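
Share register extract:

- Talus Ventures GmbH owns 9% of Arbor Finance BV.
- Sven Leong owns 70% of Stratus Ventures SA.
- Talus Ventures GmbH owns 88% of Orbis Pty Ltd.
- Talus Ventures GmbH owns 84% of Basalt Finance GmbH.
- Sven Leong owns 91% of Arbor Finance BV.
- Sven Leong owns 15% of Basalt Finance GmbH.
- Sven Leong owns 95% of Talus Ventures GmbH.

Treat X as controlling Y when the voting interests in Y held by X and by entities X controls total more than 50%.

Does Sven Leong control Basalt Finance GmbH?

Sven holds 95% of Talus, so Sven controls Talus.
Talus and Sven together hold 84% + 15% = 99% of Basalt, so Sven controls Basalt.

Yes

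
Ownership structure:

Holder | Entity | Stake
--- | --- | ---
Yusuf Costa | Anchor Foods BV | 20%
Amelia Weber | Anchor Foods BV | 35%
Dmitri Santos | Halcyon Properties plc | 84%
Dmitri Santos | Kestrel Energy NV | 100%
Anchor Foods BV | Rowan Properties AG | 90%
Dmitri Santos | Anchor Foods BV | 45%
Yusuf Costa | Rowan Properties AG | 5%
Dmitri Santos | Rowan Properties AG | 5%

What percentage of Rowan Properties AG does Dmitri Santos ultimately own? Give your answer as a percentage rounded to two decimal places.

Dmitri reaches Rowan along 2 paths.
Direct stake: 5% = 5%.
Via Anchor: 45% × 90% = 40.5%.
Total: 5% + 40.5% = 45.5%.
Rounded: 45.50%.

45.50%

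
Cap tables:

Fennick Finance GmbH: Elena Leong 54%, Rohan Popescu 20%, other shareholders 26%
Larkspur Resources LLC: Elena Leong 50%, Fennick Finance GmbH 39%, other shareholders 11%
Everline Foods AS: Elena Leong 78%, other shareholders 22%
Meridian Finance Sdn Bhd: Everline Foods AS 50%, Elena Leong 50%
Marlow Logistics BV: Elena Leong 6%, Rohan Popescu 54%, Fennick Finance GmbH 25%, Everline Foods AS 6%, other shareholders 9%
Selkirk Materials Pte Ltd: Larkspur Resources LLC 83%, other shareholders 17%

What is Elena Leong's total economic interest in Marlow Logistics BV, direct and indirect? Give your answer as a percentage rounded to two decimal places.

Elena reaches Marlow along 3 paths.
Direct stake: 6% = 6%.
Via Fennick: 54% × 25% = 13.5%.
Via Everline: 78% × 6% = 4.68%.
Total: 6% + 13.5% + 4.68% = 24.18%.

24.18%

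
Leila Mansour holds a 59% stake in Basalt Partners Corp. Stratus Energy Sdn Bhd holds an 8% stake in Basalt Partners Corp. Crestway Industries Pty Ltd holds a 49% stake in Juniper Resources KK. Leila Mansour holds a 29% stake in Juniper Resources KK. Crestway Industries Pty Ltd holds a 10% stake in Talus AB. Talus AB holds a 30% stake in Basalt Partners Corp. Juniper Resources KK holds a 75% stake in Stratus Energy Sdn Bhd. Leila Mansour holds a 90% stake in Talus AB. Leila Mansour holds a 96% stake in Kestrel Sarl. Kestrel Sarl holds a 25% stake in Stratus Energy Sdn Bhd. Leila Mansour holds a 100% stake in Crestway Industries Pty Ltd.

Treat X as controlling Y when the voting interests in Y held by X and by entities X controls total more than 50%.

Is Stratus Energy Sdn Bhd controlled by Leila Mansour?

Leila holds 100% of Crestway, so Leila controls Crestway.
Crestway and Leila together hold 49% + 29% = 78% of Juniper, so Leila controls Juniper.
Leila holds 96% of Kestrel, so Leila controls Kestrel.
Kestrel and Juniper together hold 25% + 75% = 100% of Stratus, so Leila controls Stratus.

Yes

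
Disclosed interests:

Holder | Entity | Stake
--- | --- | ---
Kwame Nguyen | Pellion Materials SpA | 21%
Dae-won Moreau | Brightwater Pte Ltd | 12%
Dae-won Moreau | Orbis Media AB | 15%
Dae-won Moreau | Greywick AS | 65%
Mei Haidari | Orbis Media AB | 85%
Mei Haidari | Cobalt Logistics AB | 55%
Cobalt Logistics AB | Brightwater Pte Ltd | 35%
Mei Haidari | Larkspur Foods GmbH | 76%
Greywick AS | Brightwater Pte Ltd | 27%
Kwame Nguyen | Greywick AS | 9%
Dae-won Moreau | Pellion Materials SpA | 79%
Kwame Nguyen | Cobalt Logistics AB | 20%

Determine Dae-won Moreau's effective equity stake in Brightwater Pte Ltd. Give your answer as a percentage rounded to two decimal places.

Dae-won reaches Brightwater along 2 paths.
Via Greywick: 65% × 27% = 17.55%.
Direct stake: 12% = 12%.
Total: 17.55% + 12% = 29.55%.

29.55%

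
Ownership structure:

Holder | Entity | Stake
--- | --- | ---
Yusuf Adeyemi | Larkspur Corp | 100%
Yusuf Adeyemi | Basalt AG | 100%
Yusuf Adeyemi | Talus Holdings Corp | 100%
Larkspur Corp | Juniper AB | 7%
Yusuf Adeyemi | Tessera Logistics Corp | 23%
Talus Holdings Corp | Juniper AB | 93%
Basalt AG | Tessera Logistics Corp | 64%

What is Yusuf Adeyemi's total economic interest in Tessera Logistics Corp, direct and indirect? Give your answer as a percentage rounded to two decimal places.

87.00%

Yusuf reaches Tessera along 2 paths.
Via Basalt: 100% × 64% = 64%.
Direct stake: 23% = 23%.
Total: 64% + 23% = 87%.
Rounded: 87.00%.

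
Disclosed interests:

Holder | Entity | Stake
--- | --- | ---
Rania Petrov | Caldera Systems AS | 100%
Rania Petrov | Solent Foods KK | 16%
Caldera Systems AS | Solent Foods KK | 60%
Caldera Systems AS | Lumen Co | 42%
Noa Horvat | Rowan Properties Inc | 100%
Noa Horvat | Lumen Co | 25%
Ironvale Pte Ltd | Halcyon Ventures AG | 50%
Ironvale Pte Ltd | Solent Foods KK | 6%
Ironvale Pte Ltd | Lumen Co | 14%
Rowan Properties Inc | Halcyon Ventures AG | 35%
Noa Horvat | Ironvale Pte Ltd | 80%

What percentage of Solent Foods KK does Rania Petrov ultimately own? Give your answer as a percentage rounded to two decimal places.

Rania reaches Solent along 2 paths.
Direct stake: 16% = 16%.
Via Caldera: 100% × 60% = 60%.
Total: 16% + 60% = 76%.
Rounded: 76.00%.

76.00%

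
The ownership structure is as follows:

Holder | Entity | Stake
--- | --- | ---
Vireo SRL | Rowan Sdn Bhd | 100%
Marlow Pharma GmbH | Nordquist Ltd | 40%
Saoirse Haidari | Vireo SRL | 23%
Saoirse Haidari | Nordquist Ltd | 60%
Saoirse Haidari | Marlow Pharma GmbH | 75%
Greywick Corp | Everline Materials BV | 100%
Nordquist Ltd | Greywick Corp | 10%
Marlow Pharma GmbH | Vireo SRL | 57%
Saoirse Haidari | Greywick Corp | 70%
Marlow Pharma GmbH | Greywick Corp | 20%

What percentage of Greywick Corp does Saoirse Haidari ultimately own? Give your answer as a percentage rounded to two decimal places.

Saoirse reaches Greywick along 4 paths.
Via Marlow → Nordquist: 75% × 40% × 10% = 3%.
Via Nordquist: 60% × 10% = 6%.
Direct stake: 70% = 70%.
Via Marlow: 75% × 20% = 15%.
Total: 3% + 6% + 70% + 15% = 94%.
Rounded: 94.00%.

94.00%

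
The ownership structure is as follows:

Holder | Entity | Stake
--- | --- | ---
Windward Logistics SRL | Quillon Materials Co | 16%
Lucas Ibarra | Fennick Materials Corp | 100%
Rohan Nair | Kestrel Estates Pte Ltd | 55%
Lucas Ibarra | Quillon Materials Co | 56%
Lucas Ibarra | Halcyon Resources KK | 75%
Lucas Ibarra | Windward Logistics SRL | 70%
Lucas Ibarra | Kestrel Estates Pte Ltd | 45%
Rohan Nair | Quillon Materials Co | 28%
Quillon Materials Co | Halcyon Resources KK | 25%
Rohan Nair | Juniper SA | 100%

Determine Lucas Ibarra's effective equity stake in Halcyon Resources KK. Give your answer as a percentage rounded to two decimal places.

Lucas reaches Halcyon along 3 paths.
Direct stake: 75% = 75%.
Via Quillon: 56% × 25% = 14%.
Via Windward → Quillon: 70% × 16% × 25% = 2.8%.
Total: 75% + 14% + 2.8% = 91.8%.
Rounded: 91.80%.

91.80%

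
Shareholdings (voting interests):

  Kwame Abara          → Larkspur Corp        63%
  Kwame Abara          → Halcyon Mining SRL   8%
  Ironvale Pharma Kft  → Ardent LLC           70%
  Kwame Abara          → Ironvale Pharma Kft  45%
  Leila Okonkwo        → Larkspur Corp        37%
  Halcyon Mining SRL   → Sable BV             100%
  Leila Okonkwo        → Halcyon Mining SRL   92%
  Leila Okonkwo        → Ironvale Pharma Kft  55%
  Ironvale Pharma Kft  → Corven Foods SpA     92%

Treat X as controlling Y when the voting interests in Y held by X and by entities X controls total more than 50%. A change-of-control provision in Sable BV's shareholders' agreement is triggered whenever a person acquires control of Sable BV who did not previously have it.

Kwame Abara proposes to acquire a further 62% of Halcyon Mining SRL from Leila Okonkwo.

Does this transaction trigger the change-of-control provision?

Yes

The purchase adds only to Kwame's holdings (Leila's stake shrinks), so Kwame is the only person who could newly come to control Sable.
Kwame holds 63% of Larkspur, so Kwame controls Larkspur.
Neither Kwame nor any entity Kwame controls holds any voting interest in Sable.
So before the transaction, Kwame does not control Sable.
After the purchase, Kwame's direct stake in Halcyon rises to 8% + 62% = 70%, and Leila's stake falls to 30%.
Kwame holds 70% of Halcyon, so Kwame controls Halcyon.
Halcyon holds 100% of Sable, so Kwame controls Sable.
Kwame did not control Sable before and does after, so the clause is triggered.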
——
* _Exercise requirements_:
Could you restate, word for word, the lines above from the one with "- Talus Ventures GmbH owns 9%" to the one with "- Sven Leong owns 95% of Talus Ventures GmbH.", both included?

* _Written solution_:
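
- Talus Ventures GmbH owns 9% of Arbor Finance BV.
- Sven Leong owns 70% of Stratus Ventures SA.
- Talus Ventures GmbH owns 88% of Orbis Pty Ltd.
- Talus Ventures GmbH owns 84% of Basalt Finance GmbH.
- Sven Leong owns 91% of Arbor Finance BV.
- Sven Leong owns 15% of Basalt Finance GmbH.
- Sven Leong owns 95% of Talus Ventures GmbH.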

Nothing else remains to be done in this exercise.